Exact copies of the records below are required.
Data START
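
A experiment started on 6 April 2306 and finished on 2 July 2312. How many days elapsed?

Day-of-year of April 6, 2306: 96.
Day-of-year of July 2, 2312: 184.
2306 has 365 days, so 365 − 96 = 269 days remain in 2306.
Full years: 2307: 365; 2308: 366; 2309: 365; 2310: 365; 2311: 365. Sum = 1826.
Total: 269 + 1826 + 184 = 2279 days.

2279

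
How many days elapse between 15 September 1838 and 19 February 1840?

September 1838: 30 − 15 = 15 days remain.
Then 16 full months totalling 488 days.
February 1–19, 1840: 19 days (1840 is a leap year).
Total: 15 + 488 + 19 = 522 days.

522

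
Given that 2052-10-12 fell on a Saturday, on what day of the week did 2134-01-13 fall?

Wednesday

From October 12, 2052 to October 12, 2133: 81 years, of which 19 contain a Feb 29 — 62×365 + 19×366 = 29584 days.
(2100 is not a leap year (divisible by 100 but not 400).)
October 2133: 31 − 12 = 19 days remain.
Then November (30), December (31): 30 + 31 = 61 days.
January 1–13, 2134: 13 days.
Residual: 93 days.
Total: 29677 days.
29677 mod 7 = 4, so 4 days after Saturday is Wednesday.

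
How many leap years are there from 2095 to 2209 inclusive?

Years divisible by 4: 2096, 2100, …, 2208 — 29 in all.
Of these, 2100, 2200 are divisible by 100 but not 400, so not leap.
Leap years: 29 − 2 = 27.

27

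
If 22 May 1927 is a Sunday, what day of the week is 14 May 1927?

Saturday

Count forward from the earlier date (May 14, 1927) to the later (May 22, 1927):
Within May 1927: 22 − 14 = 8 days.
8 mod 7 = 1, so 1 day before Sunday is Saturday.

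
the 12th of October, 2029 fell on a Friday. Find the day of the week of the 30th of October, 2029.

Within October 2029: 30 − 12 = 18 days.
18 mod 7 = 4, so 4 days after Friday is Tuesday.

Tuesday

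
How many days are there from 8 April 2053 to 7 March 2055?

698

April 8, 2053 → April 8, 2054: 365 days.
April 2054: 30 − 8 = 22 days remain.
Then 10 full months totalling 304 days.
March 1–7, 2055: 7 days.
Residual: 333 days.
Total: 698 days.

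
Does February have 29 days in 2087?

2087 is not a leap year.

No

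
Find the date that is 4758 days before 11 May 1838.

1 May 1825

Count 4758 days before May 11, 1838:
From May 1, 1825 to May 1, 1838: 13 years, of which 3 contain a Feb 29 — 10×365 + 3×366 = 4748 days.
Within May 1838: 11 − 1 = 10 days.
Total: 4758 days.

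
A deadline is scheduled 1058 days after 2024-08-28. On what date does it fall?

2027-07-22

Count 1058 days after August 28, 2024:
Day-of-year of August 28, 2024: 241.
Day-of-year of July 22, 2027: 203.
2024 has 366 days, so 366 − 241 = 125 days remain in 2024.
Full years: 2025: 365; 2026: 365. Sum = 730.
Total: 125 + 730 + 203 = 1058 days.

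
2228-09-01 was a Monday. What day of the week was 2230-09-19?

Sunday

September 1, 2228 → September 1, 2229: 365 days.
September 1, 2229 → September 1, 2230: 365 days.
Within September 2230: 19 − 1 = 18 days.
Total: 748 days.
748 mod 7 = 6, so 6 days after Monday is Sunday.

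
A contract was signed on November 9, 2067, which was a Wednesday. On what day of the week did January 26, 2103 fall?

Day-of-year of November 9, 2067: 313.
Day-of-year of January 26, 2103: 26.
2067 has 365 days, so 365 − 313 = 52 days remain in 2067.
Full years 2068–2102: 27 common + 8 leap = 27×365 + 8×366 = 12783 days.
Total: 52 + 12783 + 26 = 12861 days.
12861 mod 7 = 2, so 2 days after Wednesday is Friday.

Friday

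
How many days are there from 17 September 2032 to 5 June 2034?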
Data END
▸ Final answer:
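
A experiment started on 6 April 2306 and finished on 2 July 2312. How many days elapsed?

Day-of-year of April 6, 2306: 96.
Day-of-year of July 2, 2312: 184.
2306 has 365 days, so 365 − 96 = 269 days remain in 2306.
Full years: 2307: 365; 2308: 366; 2309: 365; 2310: 365; 2311: 365. Sum = 1826.
Total: 269 + 1826 + 184 = 2279 days.

2279

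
How many days elapse between 15 September 1838 and 19 February 1840?

September 1838: 30 − 15 = 15 days remain.
Then 16 full months totalling 488 days.
February 1–19, 1840: 19 days (1840 is a leap year).
Total: 15 + 488 + 19 = 522 days.

522

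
Given that 2052-10-12 fell on a Saturday, on what day of the week did 2134-01-13 fall?

Wednesday

From October 12, 2052 to October 12, 2133: 81 years, of which 19 contain a Feb 29 — 62×365 + 19×366 = 29584 days.
(2100 is not a leap year (divisible by 100 but not 400).)
October 2133: 31 − 12 = 19 days remain.
Then November (30), December (31): 30 + 31 = 61 days.
January 1–13, 2134: 13 days.
Residual: 93 days.
Total: 29677 days.
29677 mod 7 = 4, so 4 days after Saturday is Wednesday.

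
How many leap years are there from 2095 to 2209 inclusive?

Years divisible by 4: 2096, 2100, …, 2208 — 29 in all.
Of these, 2100, 2200 are divisible by 100 but not 400, so not leap.
Leap years: 29 − 2 = 27.

27

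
If 22 May 1927 is a Sunday, what day of the week is 14 May 1927?

Saturday

Count forward from the earlier date (May 14, 1927) to the later (May 22, 1927):
Within May 1927: 22 − 14 = 8 days.
8 mod 7 = 1, so 1 day before Sunday is Saturday.

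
the 12th of October, 2029 fell on a Friday. Find the day of the week of the 30th of October, 2029.

Within October 2029: 30 − 12 = 18 days.
18 mod 7 = 4, so 4 days after Friday is Tuesday.

Tuesday

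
How many days are there from 8 April 2053 to 7 March 2055?

698

April 8, 2053 → April 8, 2054: 365 days.
April 2054: 30 − 8 = 22 days remain.
Then 10 full months totalling 304 days.
March 1–7, 2055: 7 days.
Residual: 333 days.
Total: 698 days.

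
Does February have 29 days in 2087?

2087 is not a leap year.

No

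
Find the date that is 4758 days before 11 May 1838.

1 May 1825

Count 4758 days before May 11, 1838:
From May 1, 1825 to May 1, 1838: 13 years, of which 3 contain a Feb 29 — 10×365 + 3×366 = 4748 days.
Within May 1838: 11 − 1 = 10 days.
Total: 4758 days.

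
A deadline is scheduled 1058 days after 2024-08-28. On what date does it fall?

2027-07-22

Count 1058 days after August 28, 2024:
Day-of-year of August 28, 2024: 241.
Day-of-year of July 22, 2027: 203.
2024 has 366 days, so 366 − 241 = 125 days remain in 2024.
Full years: 2025: 365; 2026: 365. Sum = 730.
Total: 125 + 730 + 203 = 1058 days.

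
2228-09-01 was a Monday. What day of the week was 2230-09-19?

Sunday

September 1, 2228 → September 1, 2229: 365 days.
September 1, 2229 → September 1, 2230: 365 days.
Within September 2230: 19 − 1 = 18 days.
Total: 748 days.
748 mod 7 = 6, so 6 days after Monday is Sunday.

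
A contract was signed on November 9, 2067, which was a Wednesday. On what day of the week did January 26, 2103 fall?

Day-of-year of November 9, 2067: 313.
Day-of-year of January 26, 2103: 26.
2067 has 365 days, so 365 − 313 = 52 days remain in 2067.
Full years 2068–2102: 27 common + 8 leap = 27×365 + 8×366 = 12783 days.
Total: 52 + 12783 + 26 = 12861 days.
12861 mod 7 = 2, so 2 days after Wednesday is Friday.

Friday

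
How many days are there from 17 September 2032 to 5 June 2034?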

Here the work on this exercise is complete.